TASK TO COMPLETE:
From the records below, please repeat exactly the line that has "f(-4.57) = 0.45", the line that has "(-3*c^6 - 3*c^5", and every line between them, and nothing else.

LISTED RECORDS:
• • • •
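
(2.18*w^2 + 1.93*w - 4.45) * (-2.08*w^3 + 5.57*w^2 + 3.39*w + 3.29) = -4.5344*w^5 + 8.1282*w^4 + 27.3963*w^3 - 11.0716*w^2 - 8.7358*w - 14.6405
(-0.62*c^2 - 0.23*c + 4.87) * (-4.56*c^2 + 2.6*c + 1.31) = 2.8272*c^4 - 0.5632*c^3 - 23.6174*c^2 + 12.3607*c + 6.3797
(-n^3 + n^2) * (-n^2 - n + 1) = n^5 - 2*n^3 + n^2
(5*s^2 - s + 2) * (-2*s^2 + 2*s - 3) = -10*s^4 + 12*s^3 - 21*s^2 + 7*s - 6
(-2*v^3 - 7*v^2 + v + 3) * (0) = 0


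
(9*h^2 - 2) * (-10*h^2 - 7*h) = -90*h^4 - 63*h^3 + 20*h^2 + 14*h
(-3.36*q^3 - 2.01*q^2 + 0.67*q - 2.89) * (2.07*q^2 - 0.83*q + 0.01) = -6.9552*q^5 - 1.3719*q^4 + 3.0216*q^3 - 6.5585*q^2 + 2.4054*q - 0.0289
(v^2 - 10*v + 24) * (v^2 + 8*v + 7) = v^4 - 2*v^3 - 49*v^2 + 122*v + 168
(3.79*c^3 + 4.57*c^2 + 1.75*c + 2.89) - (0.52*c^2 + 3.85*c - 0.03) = 3.79*c^3 + 4.05*c^2 - 2.1*c + 2.92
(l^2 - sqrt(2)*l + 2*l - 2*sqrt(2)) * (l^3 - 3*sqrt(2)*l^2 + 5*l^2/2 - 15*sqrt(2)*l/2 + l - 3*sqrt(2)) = l^5 - 4*sqrt(2)*l^4 + 9*l^4/2 - 18*sqrt(2)*l^3 + 12*l^3 - 24*sqrt(2)*l^2 + 29*l^2 - 8*sqrt(2)*l + 36*l + 12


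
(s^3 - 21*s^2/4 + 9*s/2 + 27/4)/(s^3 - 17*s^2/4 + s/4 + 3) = (s^2 - 6*s + 9)/(s^2 - 5*s + 4)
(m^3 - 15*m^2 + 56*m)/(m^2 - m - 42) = m*(m - 8)/(m + 6)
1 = 1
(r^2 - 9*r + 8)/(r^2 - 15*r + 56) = (r - 1)/(r - 7)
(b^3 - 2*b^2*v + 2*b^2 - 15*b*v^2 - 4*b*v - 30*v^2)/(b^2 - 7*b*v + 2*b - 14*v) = (-b^2 + 2*b*v + 15*v^2)/(-b + 7*v)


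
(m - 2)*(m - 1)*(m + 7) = m^3 + 4*m^2 - 19*m + 14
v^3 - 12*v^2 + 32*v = v*(v - 8)*(v - 4)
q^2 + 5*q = q*(q + 5)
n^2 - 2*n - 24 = (n - 6)*(n + 4)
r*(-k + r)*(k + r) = -k^2*r + r^3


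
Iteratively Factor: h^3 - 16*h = (h + 4)*(h^2 - 4*h) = (h - 4)*(h + 4)*(h)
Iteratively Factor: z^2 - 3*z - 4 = (z + 1)*(z - 4)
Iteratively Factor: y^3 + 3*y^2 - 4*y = (y - 1)*(y^2 + 4*y) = y*(y - 1)*(y + 4)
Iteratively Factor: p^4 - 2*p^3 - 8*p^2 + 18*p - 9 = (p - 1)*(p^3 - p^2 - 9*p + 9) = (p - 1)*(p + 3)*(p^2 - 4*p + 3) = (p - 1)^2*(p + 3)*(p - 3)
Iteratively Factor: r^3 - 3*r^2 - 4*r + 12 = (r + 2)*(r^2 - 5*r + 6) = (r - 3)*(r + 2)*(r - 2)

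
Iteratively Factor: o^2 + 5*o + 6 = (o + 3)*(o + 2)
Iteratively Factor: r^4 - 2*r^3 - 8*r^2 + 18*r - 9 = (r + 3)*(r^3 - 5*r^2 + 7*r - 3) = (r - 1)*(r + 3)*(r^2 - 4*r + 3) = (r - 3)*(r - 1)*(r + 3)*(r - 1)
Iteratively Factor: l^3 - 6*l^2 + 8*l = (l - 2)*(l^2 - 4*l) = l*(l - 2)*(l - 4)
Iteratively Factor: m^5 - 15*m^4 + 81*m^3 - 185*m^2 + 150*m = (m - 5)*(m^4 - 10*m^3 + 31*m^2 - 30*m) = m*(m - 5)*(m^3 - 10*m^2 + 31*m - 30) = m*(m - 5)*(m - 3)*(m^2 - 7*m + 10) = m*(m - 5)^2*(m - 3)*(m - 2)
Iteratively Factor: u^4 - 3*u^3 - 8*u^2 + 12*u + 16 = (u + 1)*(u^3 - 4*u^2 - 4*u + 16) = (u - 2)*(u + 1)*(u^2 - 2*u - 8) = (u - 4)*(u - 2)*(u + 1)*(u + 2)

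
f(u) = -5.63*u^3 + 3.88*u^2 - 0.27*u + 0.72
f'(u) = -16.89*u^2 + 7.76*u - 0.27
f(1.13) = -2.75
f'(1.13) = -13.07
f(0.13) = 0.74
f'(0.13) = 0.45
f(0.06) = 0.72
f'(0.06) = 0.13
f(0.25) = 0.81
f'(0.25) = 0.61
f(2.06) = -32.59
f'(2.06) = -55.96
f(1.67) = -15.13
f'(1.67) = -34.42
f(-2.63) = 130.69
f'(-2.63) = -137.51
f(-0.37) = 1.64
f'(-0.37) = -5.45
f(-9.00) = 4421.70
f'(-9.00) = -1438.20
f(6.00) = -1077.30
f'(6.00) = -561.75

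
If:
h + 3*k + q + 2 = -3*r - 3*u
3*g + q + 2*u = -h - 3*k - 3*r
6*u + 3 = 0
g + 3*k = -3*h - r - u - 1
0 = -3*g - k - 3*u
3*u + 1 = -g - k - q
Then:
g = 1/2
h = -5/16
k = 0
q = 0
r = -1/16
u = -1/2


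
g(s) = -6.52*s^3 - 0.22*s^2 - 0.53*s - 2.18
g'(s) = -19.56*s^2 - 0.44*s - 0.53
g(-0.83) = 1.84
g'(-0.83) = -13.64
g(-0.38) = -1.65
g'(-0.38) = -3.19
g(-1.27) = 11.49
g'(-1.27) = -31.52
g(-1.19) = 9.13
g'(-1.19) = -27.71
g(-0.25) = -1.96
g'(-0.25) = -1.64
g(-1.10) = 6.81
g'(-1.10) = -23.71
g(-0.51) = -1.10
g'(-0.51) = -5.39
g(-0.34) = -1.77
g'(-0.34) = -2.64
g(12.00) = -11306.78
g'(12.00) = -2822.45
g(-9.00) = 4737.85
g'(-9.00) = -1580.93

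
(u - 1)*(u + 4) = u^2 + 3*u - 4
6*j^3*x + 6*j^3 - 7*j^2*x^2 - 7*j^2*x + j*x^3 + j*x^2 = (-6*j + x)*(-j + x)*(j*x + j)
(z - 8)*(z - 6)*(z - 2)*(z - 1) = z^4 - 17*z^3 + 92*z^2 - 172*z + 96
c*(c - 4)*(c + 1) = c^3 - 3*c^2 - 4*c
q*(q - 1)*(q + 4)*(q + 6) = q^4 + 9*q^3 + 14*q^2 - 24*q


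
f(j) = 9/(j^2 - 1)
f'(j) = -18*j/(j^2 - 1)^2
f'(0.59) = -24.99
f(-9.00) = 0.11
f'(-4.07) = 0.30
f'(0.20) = -3.91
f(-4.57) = 0.45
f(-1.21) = 19.39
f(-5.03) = 0.37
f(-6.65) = 0.21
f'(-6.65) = 0.06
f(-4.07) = 0.58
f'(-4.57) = 0.21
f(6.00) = 0.26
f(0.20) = -9.38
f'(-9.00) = 0.03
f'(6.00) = -0.09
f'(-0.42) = 11.15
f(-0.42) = -10.93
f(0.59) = -13.81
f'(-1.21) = 101.12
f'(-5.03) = 0.15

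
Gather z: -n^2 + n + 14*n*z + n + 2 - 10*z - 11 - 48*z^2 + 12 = -n^2 + 2*n - 48*z^2 + z*(14*n - 10) + 3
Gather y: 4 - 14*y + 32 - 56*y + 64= 100 - 70*y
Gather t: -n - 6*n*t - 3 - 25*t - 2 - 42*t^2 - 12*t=-n - 42*t^2 + t*(-6*n - 37) - 5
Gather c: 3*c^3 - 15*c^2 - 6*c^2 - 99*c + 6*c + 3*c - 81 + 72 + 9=3*c^3 - 21*c^2 - 90*c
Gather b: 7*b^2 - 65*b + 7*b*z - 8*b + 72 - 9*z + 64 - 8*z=7*b^2 + b*(7*z - 73) - 17*z + 136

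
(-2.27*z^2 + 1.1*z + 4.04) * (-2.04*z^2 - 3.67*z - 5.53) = 4.6308*z^4 + 6.0869*z^3 + 0.2745*z^2 - 20.9098*z - 22.3412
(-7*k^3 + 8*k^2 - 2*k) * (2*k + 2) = -14*k^4 + 2*k^3 + 12*k^2 - 4*k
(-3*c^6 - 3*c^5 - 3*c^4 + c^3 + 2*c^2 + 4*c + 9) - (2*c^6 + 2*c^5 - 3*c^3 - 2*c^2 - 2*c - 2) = -5*c^6 - 5*c^5 - 3*c^4 + 4*c^3 + 4*c^2 + 6*c + 11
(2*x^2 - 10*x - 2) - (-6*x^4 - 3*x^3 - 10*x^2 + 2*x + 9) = 6*x^4 + 3*x^3 + 12*x^2 - 12*x - 11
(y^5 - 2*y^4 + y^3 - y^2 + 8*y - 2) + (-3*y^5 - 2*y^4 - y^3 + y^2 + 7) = -2*y^5 - 4*y^4 + 8*y + 5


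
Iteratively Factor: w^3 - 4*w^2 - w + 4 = (w + 1)*(w^2 - 5*w + 4) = (w - 4)*(w + 1)*(w - 1)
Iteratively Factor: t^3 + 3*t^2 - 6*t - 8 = (t - 2)*(t^2 + 5*t + 4) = (t - 2)*(t + 4)*(t + 1)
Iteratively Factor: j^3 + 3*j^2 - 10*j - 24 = (j + 4)*(j^2 - j - 6) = (j + 2)*(j + 4)*(j - 3)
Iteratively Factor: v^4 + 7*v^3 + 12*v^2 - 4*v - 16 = (v - 1)*(v^3 + 8*v^2 + 20*v + 16) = (v - 1)*(v + 2)*(v^2 + 6*v + 8) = (v - 1)*(v + 2)*(v + 4)*(v + 2)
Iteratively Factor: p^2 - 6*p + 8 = (p - 2)*(p - 4)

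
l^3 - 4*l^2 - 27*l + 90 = (l - 6)*(l - 3)*(l + 5)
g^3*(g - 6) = g^4 - 6*g^3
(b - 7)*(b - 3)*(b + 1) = b^3 - 9*b^2 + 11*b + 21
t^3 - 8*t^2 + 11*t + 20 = (t - 5)*(t - 4)*(t + 1)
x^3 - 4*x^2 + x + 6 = (x - 3)*(x - 2)*(x + 1)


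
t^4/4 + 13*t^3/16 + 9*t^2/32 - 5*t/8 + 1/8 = (t/4 + 1/2)*(t - 1/2)*(t - 1/4)*(t + 2)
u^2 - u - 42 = (u - 7)*(u + 6)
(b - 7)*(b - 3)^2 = b^3 - 13*b^2 + 51*b - 63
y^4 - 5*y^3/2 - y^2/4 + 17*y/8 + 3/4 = (y - 2)*(y - 3/2)*(y + 1/2)^2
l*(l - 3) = l^2 - 3*l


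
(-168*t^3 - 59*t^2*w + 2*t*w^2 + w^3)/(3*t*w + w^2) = -56*t^2/w - t + w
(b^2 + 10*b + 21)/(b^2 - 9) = (b + 7)/(b - 3)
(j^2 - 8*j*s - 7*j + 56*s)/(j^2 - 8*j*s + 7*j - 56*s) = (j - 7)/(j + 7)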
• • • •
ANSWER TO THE PROBLEM:
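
f(-4.57) = 0.45
f(-1.21) = 19.39
f(-5.03) = 0.37
f(-6.65) = 0.21
f'(-6.65) = 0.06
f(-4.07) = 0.58
f'(-4.57) = 0.21
f(6.00) = 0.26
f(0.20) = -9.38
f'(-9.00) = 0.03
f'(6.00) = -0.09
f'(-0.42) = 11.15
f(-0.42) = -10.93
f(0.59) = -13.81
f'(-1.21) = 101.12
f'(-5.03) = 0.15

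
Gather z: -n^2 + n + 14*n*z + n + 2 - 10*z - 11 - 48*z^2 + 12 = -n^2 + 2*n - 48*z^2 + z*(14*n - 10) + 3
Gather y: 4 - 14*y + 32 - 56*y + 64= 100 - 70*y
Gather t: -n - 6*n*t - 3 - 25*t - 2 - 42*t^2 - 12*t=-n - 42*t^2 + t*(-6*n - 37) - 5
Gather c: 3*c^3 - 15*c^2 - 6*c^2 - 99*c + 6*c + 3*c - 81 + 72 + 9=3*c^3 - 21*c^2 - 90*c
Gather b: 7*b^2 - 65*b + 7*b*z - 8*b + 72 - 9*z + 64 - 8*z=7*b^2 + b*(7*z - 73) - 17*z + 136

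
(-2.27*z^2 + 1.1*z + 4.04) * (-2.04*z^2 - 3.67*z - 5.53) = 4.6308*z^4 + 6.0869*z^3 + 0.2745*z^2 - 20.9098*z - 22.3412
(-7*k^3 + 8*k^2 - 2*k) * (2*k + 2) = -14*k^4 + 2*k^3 + 12*k^2 - 4*k
(-3*c^6 - 3*c^5 - 3*c^4 + c^3 + 2*c^2 + 4*c + 9) - (2*c^6 + 2*c^5 - 3*c^3 - 2*c^2 - 2*c - 2) = -5*c^6 - 5*c^5 - 3*c^4 + 4*c^3 + 4*c^2 + 6*c + 11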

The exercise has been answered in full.